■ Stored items

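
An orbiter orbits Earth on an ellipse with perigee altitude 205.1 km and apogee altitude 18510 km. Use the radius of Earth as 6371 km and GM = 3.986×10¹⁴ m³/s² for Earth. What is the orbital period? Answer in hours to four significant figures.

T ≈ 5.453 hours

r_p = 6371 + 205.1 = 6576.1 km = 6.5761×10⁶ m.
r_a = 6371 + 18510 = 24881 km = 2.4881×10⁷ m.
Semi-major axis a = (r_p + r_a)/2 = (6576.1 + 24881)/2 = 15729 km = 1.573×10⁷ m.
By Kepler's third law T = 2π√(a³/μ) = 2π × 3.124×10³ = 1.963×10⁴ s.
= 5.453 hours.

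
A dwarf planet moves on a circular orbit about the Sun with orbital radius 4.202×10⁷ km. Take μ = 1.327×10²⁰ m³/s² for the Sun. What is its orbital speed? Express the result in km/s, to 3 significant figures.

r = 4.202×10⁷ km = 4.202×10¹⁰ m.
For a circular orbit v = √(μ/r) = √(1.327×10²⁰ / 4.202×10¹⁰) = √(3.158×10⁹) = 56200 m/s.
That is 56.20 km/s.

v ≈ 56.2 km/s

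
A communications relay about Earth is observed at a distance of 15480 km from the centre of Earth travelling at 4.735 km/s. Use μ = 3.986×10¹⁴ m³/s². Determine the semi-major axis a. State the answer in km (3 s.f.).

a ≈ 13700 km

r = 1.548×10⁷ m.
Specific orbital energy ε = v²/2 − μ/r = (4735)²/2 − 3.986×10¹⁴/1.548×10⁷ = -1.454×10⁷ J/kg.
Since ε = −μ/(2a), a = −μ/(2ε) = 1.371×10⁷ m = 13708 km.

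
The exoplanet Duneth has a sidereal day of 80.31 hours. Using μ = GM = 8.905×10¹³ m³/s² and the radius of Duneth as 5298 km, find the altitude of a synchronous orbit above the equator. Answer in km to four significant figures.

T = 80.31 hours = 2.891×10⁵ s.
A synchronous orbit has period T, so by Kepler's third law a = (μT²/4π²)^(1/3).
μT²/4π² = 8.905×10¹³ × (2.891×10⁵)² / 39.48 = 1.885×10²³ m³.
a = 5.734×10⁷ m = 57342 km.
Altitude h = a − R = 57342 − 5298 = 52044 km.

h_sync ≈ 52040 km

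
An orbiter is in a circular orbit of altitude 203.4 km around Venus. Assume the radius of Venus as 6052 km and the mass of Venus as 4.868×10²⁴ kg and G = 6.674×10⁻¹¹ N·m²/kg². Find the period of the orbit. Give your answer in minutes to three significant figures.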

■ What the task requires
Every line from the one with "The exoplanet Duneth" to the end of the records above should be returned exactly, and no other lines.

■ Solution for this exercise
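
The exoplanet Duneth has a sidereal day of 80.31 hours. Using μ = GM = 8.905×10¹³ m³/s² and the radius of Duneth as 5298 km, find the altitude of a synchronous orbit above the equator. Answer in km to four significant figures.

T = 80.31 hours = 2.891×10⁵ s.
A synchronous orbit has period T, so by Kepler's third law a = (μT²/4π²)^(1/3).
μT²/4π² = 8.905×10¹³ × (2.891×10⁵)² / 39.48 = 1.885×10²³ m³.
a = 5.734×10⁷ m = 57342 km.
Altitude h = a − R = 57342 − 5298 = 52044 km.

h_sync ≈ 52040 km

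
An orbiter is in a circular orbit of altitude 203.4 km around Venus. Assume the radius of Venus as 6052 km and the mass of Venus as 4.868×10²⁴ kg and G = 6.674×10⁻¹¹ N·m²/kg². Find the period of the orbit. Give your answer in minutes to three significant figures.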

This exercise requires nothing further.